* _DIRECTIONS_:
Please repeat the data in full, character for character.

┌─ SUPPLIED INFORMATION

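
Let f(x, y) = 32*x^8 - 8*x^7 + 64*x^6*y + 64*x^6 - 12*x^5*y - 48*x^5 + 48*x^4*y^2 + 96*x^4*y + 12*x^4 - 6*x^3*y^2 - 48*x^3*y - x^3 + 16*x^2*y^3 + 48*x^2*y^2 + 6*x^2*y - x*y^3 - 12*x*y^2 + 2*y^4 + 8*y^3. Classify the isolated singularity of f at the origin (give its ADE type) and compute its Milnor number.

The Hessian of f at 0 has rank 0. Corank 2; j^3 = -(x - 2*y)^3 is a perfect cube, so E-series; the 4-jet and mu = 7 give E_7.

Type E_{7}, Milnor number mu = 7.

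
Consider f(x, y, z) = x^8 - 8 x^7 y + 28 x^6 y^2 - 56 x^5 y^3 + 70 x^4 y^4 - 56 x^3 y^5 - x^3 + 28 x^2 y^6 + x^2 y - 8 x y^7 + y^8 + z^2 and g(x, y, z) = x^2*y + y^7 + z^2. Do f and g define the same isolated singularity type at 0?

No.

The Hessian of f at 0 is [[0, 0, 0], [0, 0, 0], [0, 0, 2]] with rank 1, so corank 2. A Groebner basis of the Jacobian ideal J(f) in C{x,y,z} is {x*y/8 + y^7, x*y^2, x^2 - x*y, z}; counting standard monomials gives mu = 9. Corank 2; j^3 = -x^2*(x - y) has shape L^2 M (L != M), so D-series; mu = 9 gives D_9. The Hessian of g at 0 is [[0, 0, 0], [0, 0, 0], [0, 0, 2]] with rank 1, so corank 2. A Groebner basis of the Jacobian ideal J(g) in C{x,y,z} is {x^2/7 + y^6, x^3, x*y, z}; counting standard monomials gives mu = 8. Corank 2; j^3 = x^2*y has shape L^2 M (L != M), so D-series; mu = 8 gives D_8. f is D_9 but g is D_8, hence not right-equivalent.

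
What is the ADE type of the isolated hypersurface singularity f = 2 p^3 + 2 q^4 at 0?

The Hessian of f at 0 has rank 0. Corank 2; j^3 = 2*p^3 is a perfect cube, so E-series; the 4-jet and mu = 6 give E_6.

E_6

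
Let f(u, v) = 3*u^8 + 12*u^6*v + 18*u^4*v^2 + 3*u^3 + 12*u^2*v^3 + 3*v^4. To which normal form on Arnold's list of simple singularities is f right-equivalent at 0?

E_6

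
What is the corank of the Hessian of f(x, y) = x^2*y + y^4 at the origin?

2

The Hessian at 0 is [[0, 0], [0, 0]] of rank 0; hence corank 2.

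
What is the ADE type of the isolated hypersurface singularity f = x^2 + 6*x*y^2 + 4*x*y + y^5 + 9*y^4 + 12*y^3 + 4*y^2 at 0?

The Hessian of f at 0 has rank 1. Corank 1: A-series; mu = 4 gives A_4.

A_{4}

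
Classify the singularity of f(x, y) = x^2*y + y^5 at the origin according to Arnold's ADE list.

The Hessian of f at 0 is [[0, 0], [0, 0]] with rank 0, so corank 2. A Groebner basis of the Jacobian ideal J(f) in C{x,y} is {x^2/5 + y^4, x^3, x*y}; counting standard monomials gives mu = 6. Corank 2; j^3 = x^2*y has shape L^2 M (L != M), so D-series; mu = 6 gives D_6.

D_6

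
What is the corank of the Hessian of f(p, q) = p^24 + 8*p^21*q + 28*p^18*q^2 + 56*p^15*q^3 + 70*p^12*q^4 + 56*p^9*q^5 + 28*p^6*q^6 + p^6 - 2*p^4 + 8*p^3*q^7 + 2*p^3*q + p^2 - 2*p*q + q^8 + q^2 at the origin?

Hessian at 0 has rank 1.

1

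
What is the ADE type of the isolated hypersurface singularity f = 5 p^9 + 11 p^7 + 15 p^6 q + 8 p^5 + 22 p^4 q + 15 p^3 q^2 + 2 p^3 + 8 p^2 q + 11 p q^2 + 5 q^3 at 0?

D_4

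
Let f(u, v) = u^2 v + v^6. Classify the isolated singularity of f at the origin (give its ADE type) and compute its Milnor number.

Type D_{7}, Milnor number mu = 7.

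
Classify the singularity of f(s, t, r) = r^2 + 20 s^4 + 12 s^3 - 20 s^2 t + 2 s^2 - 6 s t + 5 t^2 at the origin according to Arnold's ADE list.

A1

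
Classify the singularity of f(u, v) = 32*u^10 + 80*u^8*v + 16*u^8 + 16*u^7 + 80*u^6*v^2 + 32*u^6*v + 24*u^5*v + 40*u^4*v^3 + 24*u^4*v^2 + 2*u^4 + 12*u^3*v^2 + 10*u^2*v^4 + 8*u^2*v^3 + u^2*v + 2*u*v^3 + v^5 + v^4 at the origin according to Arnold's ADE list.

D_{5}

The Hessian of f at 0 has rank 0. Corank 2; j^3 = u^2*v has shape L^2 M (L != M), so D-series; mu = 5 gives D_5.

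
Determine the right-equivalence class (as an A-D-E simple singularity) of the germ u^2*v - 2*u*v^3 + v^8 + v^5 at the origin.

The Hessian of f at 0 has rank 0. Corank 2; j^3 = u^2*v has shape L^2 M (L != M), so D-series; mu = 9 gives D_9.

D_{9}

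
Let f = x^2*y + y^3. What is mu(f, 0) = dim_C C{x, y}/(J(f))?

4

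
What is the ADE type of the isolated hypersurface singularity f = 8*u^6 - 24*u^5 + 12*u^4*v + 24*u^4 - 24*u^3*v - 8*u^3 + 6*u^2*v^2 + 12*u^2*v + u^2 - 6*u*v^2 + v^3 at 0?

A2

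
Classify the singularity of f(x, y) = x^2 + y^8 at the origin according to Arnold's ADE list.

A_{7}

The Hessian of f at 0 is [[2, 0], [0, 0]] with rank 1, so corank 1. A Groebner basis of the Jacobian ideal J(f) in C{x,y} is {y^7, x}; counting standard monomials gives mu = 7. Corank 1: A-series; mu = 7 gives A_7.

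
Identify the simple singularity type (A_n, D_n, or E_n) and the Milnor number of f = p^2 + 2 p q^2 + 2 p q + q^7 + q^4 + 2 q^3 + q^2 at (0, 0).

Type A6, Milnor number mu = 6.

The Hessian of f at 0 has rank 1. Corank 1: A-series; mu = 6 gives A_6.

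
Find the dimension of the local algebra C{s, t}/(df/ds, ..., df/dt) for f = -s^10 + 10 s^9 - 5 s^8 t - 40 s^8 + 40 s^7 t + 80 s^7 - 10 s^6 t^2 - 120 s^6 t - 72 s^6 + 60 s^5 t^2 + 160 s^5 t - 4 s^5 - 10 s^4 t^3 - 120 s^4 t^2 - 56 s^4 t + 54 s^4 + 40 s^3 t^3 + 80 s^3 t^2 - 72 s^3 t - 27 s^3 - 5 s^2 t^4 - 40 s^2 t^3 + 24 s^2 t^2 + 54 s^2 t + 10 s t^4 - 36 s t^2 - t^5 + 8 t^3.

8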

└─

* _YOUR RESPONSE_:
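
Let f(x, y) = 32*x^8 - 8*x^7 + 64*x^6*y + 64*x^6 - 12*x^5*y - 48*x^5 + 48*x^4*y^2 + 96*x^4*y + 12*x^4 - 6*x^3*y^2 - 48*x^3*y - x^3 + 16*x^2*y^3 + 48*x^2*y^2 + 6*x^2*y - x*y^3 - 12*x*y^2 + 2*y^4 + 8*y^3. Classify the isolated singularity of f at the origin (give its ADE type) and compute its Milnor number.

The Hessian of f at 0 has rank 0. Corank 2; j^3 = -(x - 2*y)^3 is a perfect cube, so E-series; the 4-jet and mu = 7 give E_7.

Type E_{7}, Milnor number mu = 7.

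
Consider f(x, y, z) = x^8 - 8 x^7 y + 28 x^6 y^2 - 56 x^5 y^3 + 70 x^4 y^4 - 56 x^3 y^5 - x^3 + 28 x^2 y^6 + x^2 y - 8 x y^7 + y^8 + z^2 and g(x, y, z) = x^2*y + y^7 + z^2. Do f and g define the same isolated singularity type at 0?

No.

The Hessian of f at 0 is [[0, 0, 0], [0, 0, 0], [0, 0, 2]] with rank 1, so corank 2. A Groebner basis of the Jacobian ideal J(f) in C{x,y,z} is {x*y/8 + y^7, x*y^2, x^2 - x*y, z}; counting standard monomials gives mu = 9. Corank 2; j^3 = -x^2*(x - y) has shape L^2 M (L != M), so D-series; mu = 9 gives D_9. The Hessian of g at 0 is [[0, 0, 0], [0, 0, 0], [0, 0, 2]] with rank 1, so corank 2. A Groebner basis of the Jacobian ideal J(g) in C{x,y,z} is {x^2/7 + y^6, x^3, x*y, z}; counting standard monomials gives mu = 8. Corank 2; j^3 = x^2*y has shape L^2 M (L != M), so D-series; mu = 8 gives D_8. f is D_9 but g is D_8, hence not right-equivalent.

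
What is the ADE type of the isolated hypersurface singularity f = 2 p^3 + 2 q^4 at 0?

The Hessian of f at 0 has rank 0. Corank 2; j^3 = 2*p^3 is a perfect cube, so E-series; the 4-jet and mu = 6 give E_6.

E_6

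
Let f(u, v) = 3*u^8 + 12*u^6*v + 18*u^4*v^2 + 3*u^3 + 12*u^2*v^3 + 3*v^4. To which normal form on Arnold's list of simple singularities is f right-equivalent at 0?

E_6

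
What is the corank of the Hessian of f(x, y) = x^2*y + y^4 at the origin?

2

The Hessian at 0 is [[0, 0], [0, 0]] of rank 0; hence corank 2.

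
What is the ADE type of the isolated hypersurface singularity f = x^2 + 6*x*y^2 + 4*x*y + y^5 + 9*y^4 + 12*y^3 + 4*y^2 at 0?

The Hessian of f at 0 has rank 1. Corank 1: A-series; mu = 4 gives A_4.

A_{4}

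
Classify the singularity of f(x, y) = x^2*y + y^5 at the origin according to Arnold's ADE list.

The Hessian of f at 0 is [[0, 0], [0, 0]] with rank 0, so corank 2. A Groebner basis of the Jacobian ideal J(f) in C{x,y} is {x^2/5 + y^4, x^3, x*y}; counting standard monomials gives mu = 6. Corank 2; j^3 = x^2*y has shape L^2 M (L != M), so D-series; mu = 6 gives D_6.

D_6

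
What is the corank of the Hessian of f(p, q) = p^24 + 8*p^21*q + 28*p^18*q^2 + 56*p^15*q^3 + 70*p^12*q^4 + 56*p^9*q^5 + 28*p^6*q^6 + p^6 - 2*p^4 + 8*p^3*q^7 + 2*p^3*q + p^2 - 2*p*q + q^8 + q^2 at the origin?

Hessian at 0 has rank 1.

1

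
What is the ADE type of the isolated hypersurface singularity f = 5 p^9 + 11 p^7 + 15 p^6 q + 8 p^5 + 22 p^4 q + 15 p^3 q^2 + 2 p^3 + 8 p^2 q + 11 p q^2 + 5 q^3 at 0?

D_4

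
Let f(u, v) = u^2 v + v^6. Classify the isolated singularity of f at the origin (give its ADE type) and compute its Milnor number.

Type D_{7}, Milnor number mu = 7.

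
Classify the singularity of f(s, t, r) = r^2 + 20 s^4 + 12 s^3 - 20 s^2 t + 2 s^2 - 6 s t + 5 t^2 at the origin according to Arnold's ADE list.

A1

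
Classify the singularity of f(u, v) = 32*u^10 + 80*u^8*v + 16*u^8 + 16*u^7 + 80*u^6*v^2 + 32*u^6*v + 24*u^5*v + 40*u^4*v^3 + 24*u^4*v^2 + 2*u^4 + 12*u^3*v^2 + 10*u^2*v^4 + 8*u^2*v^3 + u^2*v + 2*u*v^3 + v^5 + v^4 at the origin according to Arnold's ADE list.

D_{5}

The Hessian of f at 0 has rank 0. Corank 2; j^3 = u^2*v has shape L^2 M (L != M), so D-series; mu = 5 gives D_5.

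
Determine the right-equivalence class (as an A-D-E simple singularity) of the germ u^2*v - 2*u*v^3 + v^8 + v^5 at the origin.

The Hessian of f at 0 has rank 0. Corank 2; j^3 = u^2*v has shape L^2 M (L != M), so D-series; mu = 9 gives D_9.

D_{9}

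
Let f = x^2*y + y^3. What is mu(f, 0) = dim_C C{x, y}/(J(f))?

4

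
What is the ADE type of the isolated hypersurface singularity f = 8*u^6 - 24*u^5 + 12*u^4*v + 24*u^4 - 24*u^3*v - 8*u^3 + 6*u^2*v^2 + 12*u^2*v + u^2 - 6*u*v^2 + v^3 at 0?

A2

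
Classify the singularity of f(x, y) = x^2 + y^8 at the origin according to Arnold's ADE list.

A_{7}

The Hessian of f at 0 is [[2, 0], [0, 0]] with rank 1, so corank 1. A Groebner basis of the Jacobian ideal J(f) in C{x,y} is {y^7, x}; counting standard monomials gives mu = 7. Corank 1: A-series; mu = 7 gives A_7.

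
Identify the simple singularity type (A_n, D_n, or E_n) and the Milnor number of f = p^2 + 2 p q^2 + 2 p q + q^7 + q^4 + 2 q^3 + q^2 at (0, 0).

Type A6, Milnor number mu = 6.

The Hessian of f at 0 has rank 1. Corank 1: A-series; mu = 6 gives A_6.

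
Find the dimension of the local algebra C{s, t}/(df/ds, ..., df/dt) for f = -s^10 + 10 s^9 - 5 s^8 t - 40 s^8 + 40 s^7 t + 80 s^7 - 10 s^6 t^2 - 120 s^6 t - 72 s^6 + 60 s^5 t^2 + 160 s^5 t - 4 s^5 - 10 s^4 t^3 - 120 s^4 t^2 - 56 s^4 t + 54 s^4 + 40 s^3 t^3 + 80 s^3 t^2 - 72 s^3 t - 27 s^3 - 5 s^2 t^4 - 40 s^2 t^3 + 24 s^2 t^2 + 54 s^2 t + 10 s t^4 - 36 s t^2 - t^5 + 8 t^3.

8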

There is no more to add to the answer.